■ TASK TO COMPLETE: Each line of the data below must be reproduced without any change.

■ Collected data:
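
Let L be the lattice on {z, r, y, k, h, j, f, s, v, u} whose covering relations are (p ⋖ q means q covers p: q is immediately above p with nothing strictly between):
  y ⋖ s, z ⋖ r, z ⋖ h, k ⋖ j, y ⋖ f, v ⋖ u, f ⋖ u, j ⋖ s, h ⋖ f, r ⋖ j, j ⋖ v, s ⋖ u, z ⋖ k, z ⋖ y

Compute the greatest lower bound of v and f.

z

Common lower bounds of {v, f}: z.
The greatest among these is z.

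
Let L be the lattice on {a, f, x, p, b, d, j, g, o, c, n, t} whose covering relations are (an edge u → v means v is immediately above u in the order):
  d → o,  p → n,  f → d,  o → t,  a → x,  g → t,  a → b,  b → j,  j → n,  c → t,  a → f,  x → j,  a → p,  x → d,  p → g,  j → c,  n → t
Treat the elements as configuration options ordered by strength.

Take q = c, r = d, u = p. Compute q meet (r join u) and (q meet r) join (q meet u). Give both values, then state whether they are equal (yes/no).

r join u = t, so q meet (r join u) = c meet t = c.
q meet r = x and q meet u = a, so (q meet r) join (q meet u) = x join a = x.
Equal: no.

c; x; no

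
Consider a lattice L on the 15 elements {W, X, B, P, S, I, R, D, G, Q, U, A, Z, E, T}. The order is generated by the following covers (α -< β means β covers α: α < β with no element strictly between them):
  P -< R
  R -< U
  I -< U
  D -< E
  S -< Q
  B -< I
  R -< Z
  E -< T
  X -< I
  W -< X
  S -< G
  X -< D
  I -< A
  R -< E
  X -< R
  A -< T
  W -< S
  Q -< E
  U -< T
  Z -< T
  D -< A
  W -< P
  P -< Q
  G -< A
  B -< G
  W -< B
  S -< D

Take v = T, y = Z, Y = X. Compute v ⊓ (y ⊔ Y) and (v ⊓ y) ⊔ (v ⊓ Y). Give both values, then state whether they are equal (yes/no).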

■ ANSWER FOR THIS EXERCISE:
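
Let L be the lattice on {z, r, y, k, h, j, f, s, v, u} whose covering relations are (p ⋖ q means q covers p: q is immediately above p with nothing strictly between):
  y ⋖ s, z ⋖ r, z ⋖ h, k ⋖ j, y ⋖ f, v ⋖ u, f ⋖ u, j ⋖ s, h ⋖ f, r ⋖ j, j ⋖ v, s ⋖ u, z ⋖ k, z ⋖ y

Compute the greatest lower bound of v and f.

z

Common lower bounds of {v, f}: z.
The greatest among these is z.

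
Let L be the lattice on {a, f, x, p, b, d, j, g, o, c, n, t} whose covering relations are (an edge u → v means v is immediately above u in the order):
  d → o,  p → n,  f → d,  o → t,  a → x,  g → t,  a → b,  b → j,  j → n,  c → t,  a → f,  x → j,  a → p,  x → d,  p → g,  j → c,  n → t
Treat the elements as configuration options ordered by strength.

Take q = c, r = d, u = p. Compute q meet (r join u) and (q meet r) join (q meet u). Give both values, then state whether they are equal (yes/no).

r join u = t, so q meet (r join u) = c meet t = c.
q meet r = x and q meet u = a, so (q meet r) join (q meet u) = x join a = x.
Equal: no.

c; x; no

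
Consider a lattice L on the 15 elements {W, X, B, P, S, I, R, D, G, Q, U, A, Z, E, T}. The order is generated by the following covers (α -< β means β covers α: α < β with no element strictly between them):
  P -< R
  R -< U
  I -< U
  D -< E
  S -< Q
  B -< I
  R -< Z
  E -< T
  X -< I
  W -< X
  S -< G
  X -< D
  I -< A
  R -< E
  X -< R
  A -< T
  W -< S
  Q -< E
  U -< T
  Z -< T
  D -< A
  W -< P
  P -< Q
  G -< A
  B -< G
  W -< B
  S -< D

Take v = T, y = Z, Y = X. Compute v ⊓ (y ⊔ Y) and (v ⊓ y) ⊔ (v ⊓ Y). Give both values, then state whether they are equal (yes/no).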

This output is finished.